Task to carry out ▸ Go through the records below and report each line with "written" in it.

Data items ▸
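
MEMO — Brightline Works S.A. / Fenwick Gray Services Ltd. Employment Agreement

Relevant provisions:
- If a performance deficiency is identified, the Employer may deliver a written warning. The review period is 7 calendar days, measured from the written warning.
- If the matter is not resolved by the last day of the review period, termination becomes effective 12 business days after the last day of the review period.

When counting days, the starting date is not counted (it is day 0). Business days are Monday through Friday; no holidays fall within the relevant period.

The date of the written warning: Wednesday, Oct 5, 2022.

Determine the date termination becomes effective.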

Answer section ▸
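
- If a performance deficiency is identified, the Employer may deliver a written warning. The review period is 7 calendar days, measured from the written warning.
The date of the written warning: Wednesday, Oct 5, 2022.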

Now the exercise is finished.